_EXERCISE DESCRIPTION_.
Write out each line from the data below that includes the word "module".

═════ THE INPUT ═════

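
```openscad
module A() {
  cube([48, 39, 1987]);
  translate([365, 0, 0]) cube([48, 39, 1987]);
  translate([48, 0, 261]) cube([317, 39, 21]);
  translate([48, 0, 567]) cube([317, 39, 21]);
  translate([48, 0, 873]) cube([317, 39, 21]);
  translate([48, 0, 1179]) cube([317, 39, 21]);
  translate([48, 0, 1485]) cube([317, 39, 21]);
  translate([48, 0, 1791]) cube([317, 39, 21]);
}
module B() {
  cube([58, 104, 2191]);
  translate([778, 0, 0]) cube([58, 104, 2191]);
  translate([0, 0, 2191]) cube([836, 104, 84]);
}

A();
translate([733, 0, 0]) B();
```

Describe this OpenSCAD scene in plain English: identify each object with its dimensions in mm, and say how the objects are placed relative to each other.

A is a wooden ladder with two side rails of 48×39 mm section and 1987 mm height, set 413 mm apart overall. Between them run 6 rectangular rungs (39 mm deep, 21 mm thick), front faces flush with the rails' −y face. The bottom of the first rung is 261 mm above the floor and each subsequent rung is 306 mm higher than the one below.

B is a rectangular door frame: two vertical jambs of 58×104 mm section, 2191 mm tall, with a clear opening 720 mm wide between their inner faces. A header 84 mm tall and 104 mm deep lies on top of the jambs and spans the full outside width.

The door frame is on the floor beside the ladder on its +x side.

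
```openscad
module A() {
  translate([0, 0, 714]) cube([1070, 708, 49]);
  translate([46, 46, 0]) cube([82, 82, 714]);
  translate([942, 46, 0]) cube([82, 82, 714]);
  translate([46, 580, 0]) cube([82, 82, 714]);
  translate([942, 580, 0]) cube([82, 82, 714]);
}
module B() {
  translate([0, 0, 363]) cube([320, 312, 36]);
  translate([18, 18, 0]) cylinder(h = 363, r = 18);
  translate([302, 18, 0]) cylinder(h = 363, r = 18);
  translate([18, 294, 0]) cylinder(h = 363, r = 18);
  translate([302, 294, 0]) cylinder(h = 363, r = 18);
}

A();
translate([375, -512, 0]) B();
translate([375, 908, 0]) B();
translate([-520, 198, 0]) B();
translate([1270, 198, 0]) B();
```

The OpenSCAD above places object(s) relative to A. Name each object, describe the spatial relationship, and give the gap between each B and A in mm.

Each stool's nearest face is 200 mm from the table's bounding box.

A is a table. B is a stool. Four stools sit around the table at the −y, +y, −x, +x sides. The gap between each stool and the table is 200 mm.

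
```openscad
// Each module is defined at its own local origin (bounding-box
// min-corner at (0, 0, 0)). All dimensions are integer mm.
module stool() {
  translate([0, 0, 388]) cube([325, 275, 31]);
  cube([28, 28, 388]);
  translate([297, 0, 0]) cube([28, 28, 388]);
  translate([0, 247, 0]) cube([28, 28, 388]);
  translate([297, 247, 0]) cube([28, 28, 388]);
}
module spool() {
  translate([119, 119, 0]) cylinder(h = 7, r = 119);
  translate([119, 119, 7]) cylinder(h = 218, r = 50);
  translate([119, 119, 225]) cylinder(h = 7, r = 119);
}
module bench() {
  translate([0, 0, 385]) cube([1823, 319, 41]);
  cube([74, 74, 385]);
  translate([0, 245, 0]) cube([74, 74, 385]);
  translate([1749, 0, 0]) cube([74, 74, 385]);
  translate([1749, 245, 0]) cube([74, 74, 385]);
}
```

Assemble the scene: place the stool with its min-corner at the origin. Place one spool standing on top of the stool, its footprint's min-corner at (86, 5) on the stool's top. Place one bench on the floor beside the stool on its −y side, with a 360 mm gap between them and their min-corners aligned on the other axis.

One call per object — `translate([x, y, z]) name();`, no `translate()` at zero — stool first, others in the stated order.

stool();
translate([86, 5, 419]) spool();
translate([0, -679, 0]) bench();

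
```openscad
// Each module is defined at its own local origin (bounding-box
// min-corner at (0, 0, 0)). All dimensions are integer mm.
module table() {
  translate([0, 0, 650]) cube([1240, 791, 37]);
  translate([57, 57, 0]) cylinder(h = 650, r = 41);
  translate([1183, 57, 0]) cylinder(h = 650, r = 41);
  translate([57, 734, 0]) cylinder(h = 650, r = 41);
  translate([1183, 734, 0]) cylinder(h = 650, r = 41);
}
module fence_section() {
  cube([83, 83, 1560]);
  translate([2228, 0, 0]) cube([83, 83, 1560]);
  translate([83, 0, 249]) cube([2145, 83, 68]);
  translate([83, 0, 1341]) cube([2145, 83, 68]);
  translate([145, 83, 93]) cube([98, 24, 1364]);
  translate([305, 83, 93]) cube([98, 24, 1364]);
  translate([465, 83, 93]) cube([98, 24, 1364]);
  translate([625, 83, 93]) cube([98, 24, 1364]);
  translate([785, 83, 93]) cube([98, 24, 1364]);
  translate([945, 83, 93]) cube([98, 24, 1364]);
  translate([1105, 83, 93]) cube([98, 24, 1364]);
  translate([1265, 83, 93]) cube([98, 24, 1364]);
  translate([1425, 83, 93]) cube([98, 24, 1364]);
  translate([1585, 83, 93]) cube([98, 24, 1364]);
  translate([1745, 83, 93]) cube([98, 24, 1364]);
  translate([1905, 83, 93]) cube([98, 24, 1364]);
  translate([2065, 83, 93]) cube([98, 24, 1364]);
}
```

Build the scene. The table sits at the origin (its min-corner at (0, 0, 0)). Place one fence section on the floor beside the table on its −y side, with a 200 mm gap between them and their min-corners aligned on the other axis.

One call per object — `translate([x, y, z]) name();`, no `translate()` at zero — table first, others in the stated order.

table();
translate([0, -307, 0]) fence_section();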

═════

_RESPONSE AREA_.
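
module A() {
module B() {
module A() {
module B() {
// Each module is defined at its own local origin (bounding-box
module stool() {
module spool() {
module bench() {
// Each module is defined at its own local origin (bounding-box
module table() {
module fence_section() {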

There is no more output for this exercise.